MATERIAL SUPPLIED section start

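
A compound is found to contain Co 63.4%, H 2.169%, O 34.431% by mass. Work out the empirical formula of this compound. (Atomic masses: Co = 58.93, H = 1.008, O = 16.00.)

Assume 100 g: 63.4 g Co, 2.169 g H, 34.431 g O.
Moles — Co: 63.4 / 58.93 = 1.076 mol; H: 2.169 / 1.008 = 2.152 mol; O: 34.431 / 16.00 = 2.152 mol
Smallest is Co at 1.076 mol; normalising gives Co 1.000, H 2.000, O 2.000
→ CoH2O2

CoH2O2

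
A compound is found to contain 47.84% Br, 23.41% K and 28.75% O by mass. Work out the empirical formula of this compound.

BrKO3

Assume 100 g: 47.84 g Br, 23.41 g K, 28.75 g O.
n(Br) = 47.84/79.90 = 0.5987, n(K) = 23.41/39.10 = 0.5987, n(O) = 28.75/16.00 = 1.797
Ratios (÷ 0.5987): Br 1.000, K 1.000, O 3.001
≈ 1:1:3 → BrKO3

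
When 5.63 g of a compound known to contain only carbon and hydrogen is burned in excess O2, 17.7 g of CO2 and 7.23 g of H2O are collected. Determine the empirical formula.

mol C = 17.7 / 44.01 = 0.4022; mass C = 0.4022 × 12.01 = 4.830 g
mol H = 2 × (7.23 / 18.02) = 0.8024; mass H = 0.8024 × 1.008 = 0.8089 g
Smallest is C at 0.4022 mol; normalising gives C 1.000, H 1.995
≈ 1:2 → CH2

CH2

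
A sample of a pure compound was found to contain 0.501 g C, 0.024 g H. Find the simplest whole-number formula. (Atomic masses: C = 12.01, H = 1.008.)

C7H4

Moles — C: 0.501 / 12.01 = 0.04172 mol; H: 0.024 / 1.008 = 0.02381 mol
Smallest is H at 0.02381 mol; normalising gives C 1.752, H 1.000
Scaling by 4: C 7.01, H 4.00 → C7H4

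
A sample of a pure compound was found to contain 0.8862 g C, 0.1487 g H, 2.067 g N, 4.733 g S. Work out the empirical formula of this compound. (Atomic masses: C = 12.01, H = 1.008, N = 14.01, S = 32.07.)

CH2N2S2

Moles — C: 0.8862 / 12.01 = 0.07379 mol; H: 0.1487 / 1.008 = 0.1475 mol; N: 2.067 / 14.01 = 0.1475 mol; S: 4.733 / 32.07 = 0.1476 mol
Ratios (÷ 0.07379): C 1.000, H 1.999, N 1.999, S 2.000
→ CH2N2S2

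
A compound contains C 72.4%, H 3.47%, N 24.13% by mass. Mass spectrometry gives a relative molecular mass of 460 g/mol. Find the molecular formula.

Assume 100 g: 72.4 g C, 3.47 g H, 24.13 g N.
n(C) = 72.4/12.01 = 6.028, n(H) = 3.47/1.008 = 3.442, n(N) = 24.13/14.01 = 1.722
Smallest is N at 1.722 mol; normalising gives C 3.500, H 1.999, N 1.000
×2: C 7.00, H 4.00, N 2.00 → C7H4N2
Empirical-formula mass = 116.12 g/mol
n = 460 / 116.12 = 3.96 ≈ 4
Molecular formula = (C7H4N2)×4 = C28H16N8

C28H16N8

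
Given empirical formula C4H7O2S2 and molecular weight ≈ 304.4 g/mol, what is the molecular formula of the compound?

Empirical-formula mass = 151.24 g/mol
n = 304.4 / 151.24 = 2.01 ≈ 2
Molecular formula = (C4H7O2S2)2 = C8H14O4S4

C8H14O4S4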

MATERIAL SUPPLIED section end

**WHAT YOU NEED TO DO**. Please transcribe the data shown above in full, exactly as it stands.

**SOLUTION TO THIS TASK**.
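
A compound is found to contain Co 63.4%, H 2.169%, O 34.431% by mass. Work out the empirical formula of this compound. (Atomic masses: Co = 58.93, H = 1.008, O = 16.00.)

Assume 100 g: 63.4 g Co, 2.169 g H, 34.431 g O.
Moles — Co: 63.4 / 58.93 = 1.076 mol; H: 2.169 / 1.008 = 2.152 mol; O: 34.431 / 16.00 = 2.152 mol
Smallest is Co at 1.076 mol; normalising gives Co 1.000, H 2.000, O 2.000
→ CoH2O2

CoH2O2

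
A compound is found to contain 47.84% Br, 23.41% K and 28.75% O by mass. Work out the empirical formula of this compound.

BrKO3

Assume 100 g: 47.84 g Br, 23.41 g K, 28.75 g O.
n(Br) = 47.84/79.90 = 0.5987, n(K) = 23.41/39.10 = 0.5987, n(O) = 28.75/16.00 = 1.797
Ratios (÷ 0.5987): Br 1.000, K 1.000, O 3.001
≈ 1:1:3 → BrKO3

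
When 5.63 g of a compound known to contain only carbon and hydrogen is burned in excess O2, 17.7 g of CO2 and 7.23 g of H2O are collected. Determine the empirical formula.

mol C = 17.7 / 44.01 = 0.4022; mass C = 0.4022 × 12.01 = 4.830 g
mol H = 2 × (7.23 / 18.02) = 0.8024; mass H = 0.8024 × 1.008 = 0.8089 g
Smallest is C at 0.4022 mol; normalising gives C 1.000, H 1.995
≈ 1:2 → CH2

CH2

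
A sample of a pure compound was found to contain 0.501 g C, 0.024 g H. Find the simplest whole-number formula. (Atomic masses: C = 12.01, H = 1.008.)

C7H4

Moles — C: 0.501 / 12.01 = 0.04172 mol; H: 0.024 / 1.008 = 0.02381 mol
Smallest is H at 0.02381 mol; normalising gives C 1.752, H 1.000
Scaling by 4: C 7.01, H 4.00 → C7H4

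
A sample of a pure compound was found to contain 0.8862 g C, 0.1487 g H, 2.067 g N, 4.733 g S. Work out the empirical formula of this compound. (Atomic masses: C = 12.01, H = 1.008, N = 14.01, S = 32.07.)

CH2N2S2

Moles — C: 0.8862 / 12.01 = 0.07379 mol; H: 0.1487 / 1.008 = 0.1475 mol; N: 2.067 / 14.01 = 0.1475 mol; S: 4.733 / 32.07 = 0.1476 mol
Ratios (÷ 0.07379): C 1.000, H 1.999, N 1.999, S 2.000
→ CH2N2S2

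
A compound contains C 72.4%, H 3.47%, N 24.13% by mass. Mass spectrometry gives a relative molecular mass of 460 g/mol. Find the molecular formula.

Assume 100 g: 72.4 g C, 3.47 g H, 24.13 g N.
n(C) = 72.4/12.01 = 6.028, n(H) = 3.47/1.008 = 3.442, n(N) = 24.13/14.01 = 1.722
Smallest is N at 1.722 mol; normalising gives C 3.500, H 1.999, N 1.000
×2: C 7.00, H 4.00, N 2.00 → C7H4N2
Empirical-formula mass = 116.12 g/mol
n = 460 / 116.12 = 3.96 ≈ 4
Molecular formula = (C7H4N2)×4 = C28H16N8

C28H16N8

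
Given empirical formula C4H7O2S2 and molecular weight ≈ 304.4 g/mol, what is the molecular formula of the compound?

Empirical-formula mass = 151.24 g/mol
n = 304.4 / 151.24 = 2.01 ≈ 2
Molecular formula = (C4H7O2S2)2 = C8H14O4S4

C8H14O4S4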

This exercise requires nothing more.